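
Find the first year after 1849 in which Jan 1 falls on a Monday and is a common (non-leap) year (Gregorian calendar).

Jan 1 advances by 2 weekdays after a leap year and by 1 after a common year.
1849: Jan 1 is Monday.
1850: Tuesday
1851: Wednesday
1852: Thursday (leap)
1853: Saturday
1854: Sunday
1855: Monday
1855 begins on a Monday and is a common year.

1855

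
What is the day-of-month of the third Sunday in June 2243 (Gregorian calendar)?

June 1, 2243 is a Thursday, so the first Sunday is the 4th.
The third Sunday is 4 + 14 = 18.

18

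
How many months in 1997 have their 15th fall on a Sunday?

Check the 15th of each month of 1997: Jan 15: Wed, Feb 15: Sat, Mar 15: Sat, Apr 15: Tue, May 15: Thu, Jun 15: Sun, Jul 15: Tue, Aug 15: Fri, Sep 15: Mon, Oct 15: Wed, Nov 15: Sat, Dec 15: Mon.
Sunday occurs in June — 1 month.

1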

──────────

▶ EXERCISE REQUIREMENTS
Please give again, word for word, only the lines from the one holding "What is the" through the end of the listing above.

▶ RESPONSE AREA
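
What is the day-of-month of the third Sunday in June 2243 (Gregorian calendar)?

June 1, 2243 is a Thursday, so the first Sunday is the 4th.
The third Sunday is 4 + 14 = 18.

18

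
How many months in 1997 have their 15th fall on a Sunday?

Check the 15th of each month of 1997: Jan 15: Wed, Feb 15: Sat, Mar 15: Sat, Apr 15: Tue, May 15: Thu, Jun 15: Sun, Jul 15: Tue, Aug 15: Fri, Sep 15: Mon, Oct 15: Wed, Nov 15: Sat, Dec 15: Mon.
Sunday occurs in June — 1 month.

1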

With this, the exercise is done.